_Your instructions_
Lines in which "following" appears should be pulled from the data below.

_Exercise materials_
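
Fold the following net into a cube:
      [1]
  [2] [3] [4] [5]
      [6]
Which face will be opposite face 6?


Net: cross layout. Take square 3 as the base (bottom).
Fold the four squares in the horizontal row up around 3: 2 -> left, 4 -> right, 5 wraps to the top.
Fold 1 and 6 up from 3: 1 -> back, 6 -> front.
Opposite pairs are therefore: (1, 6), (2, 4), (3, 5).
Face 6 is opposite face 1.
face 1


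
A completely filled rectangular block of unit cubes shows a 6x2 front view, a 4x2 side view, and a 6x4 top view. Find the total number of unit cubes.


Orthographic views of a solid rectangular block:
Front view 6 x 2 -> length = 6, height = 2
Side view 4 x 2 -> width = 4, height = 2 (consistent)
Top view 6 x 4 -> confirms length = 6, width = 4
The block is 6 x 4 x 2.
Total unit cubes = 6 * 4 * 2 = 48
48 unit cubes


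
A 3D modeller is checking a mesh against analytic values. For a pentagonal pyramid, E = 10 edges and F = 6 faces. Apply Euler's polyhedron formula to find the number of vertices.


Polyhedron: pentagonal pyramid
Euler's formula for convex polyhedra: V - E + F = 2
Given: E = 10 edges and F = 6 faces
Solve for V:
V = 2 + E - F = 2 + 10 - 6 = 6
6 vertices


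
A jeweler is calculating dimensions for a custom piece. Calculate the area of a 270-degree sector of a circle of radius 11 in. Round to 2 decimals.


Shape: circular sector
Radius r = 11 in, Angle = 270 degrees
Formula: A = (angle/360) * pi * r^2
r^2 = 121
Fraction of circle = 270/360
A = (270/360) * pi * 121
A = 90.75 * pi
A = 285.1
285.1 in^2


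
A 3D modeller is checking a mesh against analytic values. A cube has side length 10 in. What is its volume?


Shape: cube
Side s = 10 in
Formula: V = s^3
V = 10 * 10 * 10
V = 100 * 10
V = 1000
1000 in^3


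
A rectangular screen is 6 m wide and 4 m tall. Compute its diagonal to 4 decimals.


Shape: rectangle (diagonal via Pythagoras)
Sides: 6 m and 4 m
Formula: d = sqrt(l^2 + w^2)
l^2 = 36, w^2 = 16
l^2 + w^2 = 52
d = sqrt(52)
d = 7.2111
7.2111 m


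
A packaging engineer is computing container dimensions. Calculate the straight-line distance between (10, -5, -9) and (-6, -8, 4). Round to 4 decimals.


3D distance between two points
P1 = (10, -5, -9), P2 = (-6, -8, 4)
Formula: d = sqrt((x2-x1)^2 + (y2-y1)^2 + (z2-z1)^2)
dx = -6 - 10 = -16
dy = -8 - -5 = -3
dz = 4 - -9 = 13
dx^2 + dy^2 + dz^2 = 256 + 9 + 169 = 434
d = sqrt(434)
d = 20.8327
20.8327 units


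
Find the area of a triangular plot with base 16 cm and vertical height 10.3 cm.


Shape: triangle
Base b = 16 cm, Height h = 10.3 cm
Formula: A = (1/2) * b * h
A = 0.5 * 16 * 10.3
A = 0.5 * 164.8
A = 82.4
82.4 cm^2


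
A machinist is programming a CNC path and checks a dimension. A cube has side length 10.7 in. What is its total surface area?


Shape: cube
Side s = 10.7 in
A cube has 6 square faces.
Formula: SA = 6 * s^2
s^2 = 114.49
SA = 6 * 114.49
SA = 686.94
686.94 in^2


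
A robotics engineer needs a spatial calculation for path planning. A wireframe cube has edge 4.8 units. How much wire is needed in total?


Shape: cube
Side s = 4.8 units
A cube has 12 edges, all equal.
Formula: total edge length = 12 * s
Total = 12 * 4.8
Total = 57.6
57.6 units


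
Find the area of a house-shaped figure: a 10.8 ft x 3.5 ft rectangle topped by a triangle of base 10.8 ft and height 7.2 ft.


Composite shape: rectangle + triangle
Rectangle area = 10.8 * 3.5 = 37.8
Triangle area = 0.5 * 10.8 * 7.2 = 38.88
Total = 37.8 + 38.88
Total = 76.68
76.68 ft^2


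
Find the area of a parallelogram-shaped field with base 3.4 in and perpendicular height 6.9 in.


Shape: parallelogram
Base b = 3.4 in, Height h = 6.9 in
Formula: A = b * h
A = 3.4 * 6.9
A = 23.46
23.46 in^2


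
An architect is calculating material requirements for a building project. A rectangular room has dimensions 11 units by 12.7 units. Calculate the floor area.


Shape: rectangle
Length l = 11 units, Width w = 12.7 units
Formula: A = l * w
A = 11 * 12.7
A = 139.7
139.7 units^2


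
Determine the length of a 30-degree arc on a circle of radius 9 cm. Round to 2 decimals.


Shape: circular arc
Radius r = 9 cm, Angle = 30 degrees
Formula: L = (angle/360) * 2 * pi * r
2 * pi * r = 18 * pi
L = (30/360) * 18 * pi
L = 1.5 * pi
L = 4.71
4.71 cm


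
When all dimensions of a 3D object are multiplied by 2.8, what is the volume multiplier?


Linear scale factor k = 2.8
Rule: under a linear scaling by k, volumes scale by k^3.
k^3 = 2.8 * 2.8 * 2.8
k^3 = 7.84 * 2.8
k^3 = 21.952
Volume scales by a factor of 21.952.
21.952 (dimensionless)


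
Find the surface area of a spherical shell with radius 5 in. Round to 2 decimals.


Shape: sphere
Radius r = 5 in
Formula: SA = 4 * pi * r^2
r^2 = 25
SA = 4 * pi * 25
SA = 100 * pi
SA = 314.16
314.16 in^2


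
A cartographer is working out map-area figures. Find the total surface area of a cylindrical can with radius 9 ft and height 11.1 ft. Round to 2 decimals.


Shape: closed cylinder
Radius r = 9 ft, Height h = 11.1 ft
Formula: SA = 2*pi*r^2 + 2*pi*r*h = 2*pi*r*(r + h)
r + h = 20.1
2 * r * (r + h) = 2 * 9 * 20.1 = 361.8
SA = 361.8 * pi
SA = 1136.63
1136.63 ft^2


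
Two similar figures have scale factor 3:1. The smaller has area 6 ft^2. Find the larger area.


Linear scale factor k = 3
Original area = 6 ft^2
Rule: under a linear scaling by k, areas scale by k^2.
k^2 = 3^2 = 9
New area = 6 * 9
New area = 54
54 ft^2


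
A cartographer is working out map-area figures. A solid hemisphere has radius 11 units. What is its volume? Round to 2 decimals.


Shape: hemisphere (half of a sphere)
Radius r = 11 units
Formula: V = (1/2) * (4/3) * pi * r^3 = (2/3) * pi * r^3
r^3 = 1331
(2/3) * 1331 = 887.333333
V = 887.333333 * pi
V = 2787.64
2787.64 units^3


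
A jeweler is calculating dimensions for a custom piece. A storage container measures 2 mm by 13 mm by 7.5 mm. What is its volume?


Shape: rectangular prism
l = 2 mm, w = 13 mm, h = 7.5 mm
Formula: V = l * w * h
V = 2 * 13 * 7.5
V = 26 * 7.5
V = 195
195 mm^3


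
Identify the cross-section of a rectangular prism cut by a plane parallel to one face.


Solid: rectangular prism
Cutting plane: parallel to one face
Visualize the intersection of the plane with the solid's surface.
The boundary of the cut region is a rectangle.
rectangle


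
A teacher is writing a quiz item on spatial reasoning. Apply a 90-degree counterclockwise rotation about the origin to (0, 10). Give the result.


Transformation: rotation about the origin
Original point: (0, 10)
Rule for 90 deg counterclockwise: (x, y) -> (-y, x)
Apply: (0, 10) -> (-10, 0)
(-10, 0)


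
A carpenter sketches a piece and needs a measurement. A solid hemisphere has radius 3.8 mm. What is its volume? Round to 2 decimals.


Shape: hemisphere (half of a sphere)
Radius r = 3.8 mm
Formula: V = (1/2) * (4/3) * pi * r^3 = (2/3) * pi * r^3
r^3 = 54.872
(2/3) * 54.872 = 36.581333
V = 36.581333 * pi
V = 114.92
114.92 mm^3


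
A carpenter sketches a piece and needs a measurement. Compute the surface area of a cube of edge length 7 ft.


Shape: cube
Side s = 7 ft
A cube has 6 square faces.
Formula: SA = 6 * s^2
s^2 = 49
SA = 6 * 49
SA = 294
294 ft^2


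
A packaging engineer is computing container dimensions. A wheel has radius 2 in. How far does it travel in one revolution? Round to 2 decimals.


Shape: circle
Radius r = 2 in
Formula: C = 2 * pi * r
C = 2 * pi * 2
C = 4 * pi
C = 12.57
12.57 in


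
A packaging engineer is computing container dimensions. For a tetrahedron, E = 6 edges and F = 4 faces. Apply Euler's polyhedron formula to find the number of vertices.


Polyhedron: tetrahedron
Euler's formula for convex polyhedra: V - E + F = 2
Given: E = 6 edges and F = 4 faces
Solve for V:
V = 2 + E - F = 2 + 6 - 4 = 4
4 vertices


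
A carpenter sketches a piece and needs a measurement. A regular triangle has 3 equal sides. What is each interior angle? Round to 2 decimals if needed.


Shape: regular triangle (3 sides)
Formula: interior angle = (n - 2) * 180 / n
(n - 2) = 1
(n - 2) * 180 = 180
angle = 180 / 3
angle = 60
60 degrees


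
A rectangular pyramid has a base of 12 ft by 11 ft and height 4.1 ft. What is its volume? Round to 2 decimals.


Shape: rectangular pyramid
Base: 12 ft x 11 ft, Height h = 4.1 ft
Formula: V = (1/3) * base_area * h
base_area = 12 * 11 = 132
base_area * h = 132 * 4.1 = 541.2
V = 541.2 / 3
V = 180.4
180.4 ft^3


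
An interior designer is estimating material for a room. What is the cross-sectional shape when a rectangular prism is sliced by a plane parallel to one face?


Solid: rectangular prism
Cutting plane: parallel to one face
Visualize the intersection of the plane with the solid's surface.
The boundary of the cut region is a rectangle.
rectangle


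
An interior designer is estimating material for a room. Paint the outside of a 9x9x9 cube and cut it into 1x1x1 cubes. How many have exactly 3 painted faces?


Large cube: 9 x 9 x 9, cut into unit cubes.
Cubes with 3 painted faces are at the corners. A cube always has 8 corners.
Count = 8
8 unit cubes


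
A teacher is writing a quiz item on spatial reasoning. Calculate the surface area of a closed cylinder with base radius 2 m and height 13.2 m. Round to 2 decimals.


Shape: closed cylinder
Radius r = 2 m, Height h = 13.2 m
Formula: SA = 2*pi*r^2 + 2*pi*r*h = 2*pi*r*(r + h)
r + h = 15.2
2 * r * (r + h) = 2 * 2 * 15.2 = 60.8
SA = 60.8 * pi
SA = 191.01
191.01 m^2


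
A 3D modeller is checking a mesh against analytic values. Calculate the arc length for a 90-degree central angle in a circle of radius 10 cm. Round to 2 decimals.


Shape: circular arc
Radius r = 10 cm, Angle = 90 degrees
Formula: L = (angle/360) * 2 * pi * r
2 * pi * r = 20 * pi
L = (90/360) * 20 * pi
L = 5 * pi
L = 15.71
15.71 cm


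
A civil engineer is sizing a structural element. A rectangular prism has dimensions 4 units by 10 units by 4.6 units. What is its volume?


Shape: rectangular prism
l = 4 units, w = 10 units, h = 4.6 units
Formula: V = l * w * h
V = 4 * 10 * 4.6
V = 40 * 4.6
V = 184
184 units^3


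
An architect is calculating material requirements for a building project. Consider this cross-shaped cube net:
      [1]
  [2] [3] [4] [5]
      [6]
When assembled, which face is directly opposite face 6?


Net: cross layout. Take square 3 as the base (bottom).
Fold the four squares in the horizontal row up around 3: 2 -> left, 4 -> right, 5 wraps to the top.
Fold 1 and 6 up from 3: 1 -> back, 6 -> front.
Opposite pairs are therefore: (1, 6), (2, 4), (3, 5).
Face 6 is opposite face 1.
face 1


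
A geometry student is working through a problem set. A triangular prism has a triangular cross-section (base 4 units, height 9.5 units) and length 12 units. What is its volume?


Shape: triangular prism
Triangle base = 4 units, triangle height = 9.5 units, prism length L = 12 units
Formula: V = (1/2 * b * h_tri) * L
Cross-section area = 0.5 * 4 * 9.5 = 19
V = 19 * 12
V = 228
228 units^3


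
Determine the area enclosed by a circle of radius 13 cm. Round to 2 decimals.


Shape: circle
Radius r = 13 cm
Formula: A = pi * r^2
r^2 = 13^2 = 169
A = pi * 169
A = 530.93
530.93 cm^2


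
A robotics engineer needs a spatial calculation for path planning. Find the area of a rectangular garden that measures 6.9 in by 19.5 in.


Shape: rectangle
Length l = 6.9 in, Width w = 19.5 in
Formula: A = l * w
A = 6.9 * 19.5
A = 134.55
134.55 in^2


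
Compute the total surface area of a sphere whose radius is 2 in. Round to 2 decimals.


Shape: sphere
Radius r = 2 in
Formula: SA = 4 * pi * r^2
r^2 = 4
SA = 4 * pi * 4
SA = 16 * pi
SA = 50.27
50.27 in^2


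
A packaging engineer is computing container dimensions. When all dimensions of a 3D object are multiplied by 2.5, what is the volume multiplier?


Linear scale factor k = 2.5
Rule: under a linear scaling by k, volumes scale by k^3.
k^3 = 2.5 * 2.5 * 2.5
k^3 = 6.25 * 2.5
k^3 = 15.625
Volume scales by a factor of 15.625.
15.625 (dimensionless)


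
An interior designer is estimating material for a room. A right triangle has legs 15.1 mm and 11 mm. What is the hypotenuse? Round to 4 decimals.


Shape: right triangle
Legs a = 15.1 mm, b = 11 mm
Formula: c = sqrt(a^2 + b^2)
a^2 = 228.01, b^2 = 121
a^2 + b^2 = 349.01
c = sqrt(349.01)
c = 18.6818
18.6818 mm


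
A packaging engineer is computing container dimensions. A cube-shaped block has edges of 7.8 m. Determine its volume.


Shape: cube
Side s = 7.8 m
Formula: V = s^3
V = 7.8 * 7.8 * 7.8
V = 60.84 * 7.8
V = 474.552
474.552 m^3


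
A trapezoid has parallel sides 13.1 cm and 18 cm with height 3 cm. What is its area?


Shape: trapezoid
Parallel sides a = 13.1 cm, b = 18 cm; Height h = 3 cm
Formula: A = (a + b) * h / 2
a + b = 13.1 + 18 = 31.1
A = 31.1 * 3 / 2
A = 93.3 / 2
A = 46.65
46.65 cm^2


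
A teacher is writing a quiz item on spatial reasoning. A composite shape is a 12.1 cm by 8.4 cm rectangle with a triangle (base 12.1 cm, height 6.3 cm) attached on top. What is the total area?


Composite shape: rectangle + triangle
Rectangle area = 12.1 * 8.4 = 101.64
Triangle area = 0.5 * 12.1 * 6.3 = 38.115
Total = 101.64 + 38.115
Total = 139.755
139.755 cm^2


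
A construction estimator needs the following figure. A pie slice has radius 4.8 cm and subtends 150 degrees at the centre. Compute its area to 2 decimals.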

_Answer to this exercise_
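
Fold the following net into a cube:
A construction estimator needs the following figure. A pie slice has radius 4.8 cm and subtends 150 degrees at the centre. Compute its area to 2 decimals.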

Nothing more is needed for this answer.